▶ **What is needed**:
Your answer consists of the lines in the data that contain "reply". Copy each of them.

▶ **Provided records**:
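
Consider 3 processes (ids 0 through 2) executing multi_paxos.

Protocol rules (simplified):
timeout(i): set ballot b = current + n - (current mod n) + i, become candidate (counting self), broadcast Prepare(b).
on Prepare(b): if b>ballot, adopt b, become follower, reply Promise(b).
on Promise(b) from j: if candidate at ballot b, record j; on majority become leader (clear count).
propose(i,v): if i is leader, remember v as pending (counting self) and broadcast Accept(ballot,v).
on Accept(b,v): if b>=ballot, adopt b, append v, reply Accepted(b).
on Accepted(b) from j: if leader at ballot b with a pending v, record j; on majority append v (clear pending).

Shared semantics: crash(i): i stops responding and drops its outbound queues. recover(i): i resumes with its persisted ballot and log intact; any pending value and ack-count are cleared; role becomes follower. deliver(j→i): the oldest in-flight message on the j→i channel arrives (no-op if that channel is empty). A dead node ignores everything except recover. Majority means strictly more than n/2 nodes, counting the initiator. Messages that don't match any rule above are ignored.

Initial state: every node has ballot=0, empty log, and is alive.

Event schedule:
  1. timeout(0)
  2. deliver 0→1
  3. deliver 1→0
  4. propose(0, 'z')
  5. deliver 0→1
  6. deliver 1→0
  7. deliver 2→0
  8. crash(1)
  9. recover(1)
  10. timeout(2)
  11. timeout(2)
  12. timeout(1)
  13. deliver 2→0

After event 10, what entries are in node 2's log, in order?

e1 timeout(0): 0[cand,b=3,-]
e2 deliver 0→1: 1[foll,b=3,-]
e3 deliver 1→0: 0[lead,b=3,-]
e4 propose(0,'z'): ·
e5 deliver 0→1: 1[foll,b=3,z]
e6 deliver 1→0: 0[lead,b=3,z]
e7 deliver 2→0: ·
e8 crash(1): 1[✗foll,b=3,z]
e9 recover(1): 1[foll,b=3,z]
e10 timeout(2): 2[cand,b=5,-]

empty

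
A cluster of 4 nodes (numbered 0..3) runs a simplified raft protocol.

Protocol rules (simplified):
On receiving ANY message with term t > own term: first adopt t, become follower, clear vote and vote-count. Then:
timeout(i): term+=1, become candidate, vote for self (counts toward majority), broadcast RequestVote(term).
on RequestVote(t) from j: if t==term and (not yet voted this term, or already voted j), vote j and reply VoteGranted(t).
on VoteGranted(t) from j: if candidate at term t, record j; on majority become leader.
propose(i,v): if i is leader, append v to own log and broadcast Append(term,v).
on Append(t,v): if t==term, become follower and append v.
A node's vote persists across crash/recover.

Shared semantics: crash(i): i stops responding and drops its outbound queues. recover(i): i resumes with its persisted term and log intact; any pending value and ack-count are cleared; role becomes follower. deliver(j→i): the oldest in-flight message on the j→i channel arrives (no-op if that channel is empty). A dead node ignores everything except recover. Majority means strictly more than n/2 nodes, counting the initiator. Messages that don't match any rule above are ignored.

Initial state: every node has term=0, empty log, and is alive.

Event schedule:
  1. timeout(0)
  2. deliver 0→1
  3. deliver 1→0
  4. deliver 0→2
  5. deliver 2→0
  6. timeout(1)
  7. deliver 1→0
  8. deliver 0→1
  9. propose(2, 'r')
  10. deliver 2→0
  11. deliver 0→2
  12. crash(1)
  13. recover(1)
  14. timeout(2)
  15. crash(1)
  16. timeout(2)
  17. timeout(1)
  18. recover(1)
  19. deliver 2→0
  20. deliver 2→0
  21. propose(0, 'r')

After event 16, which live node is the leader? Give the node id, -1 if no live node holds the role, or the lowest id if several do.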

▶ **Result below**:
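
on Prepare(b): if b>ballot, adopt b, become follower, reply Promise(b).
on Accept(b,v): if b>=ballot, adopt b, append v, reply Accepted(b).
on RequestVote(t) from j: if t==term and (not yet voted this term, or already voted j), vote j and reply VoteGranted(t).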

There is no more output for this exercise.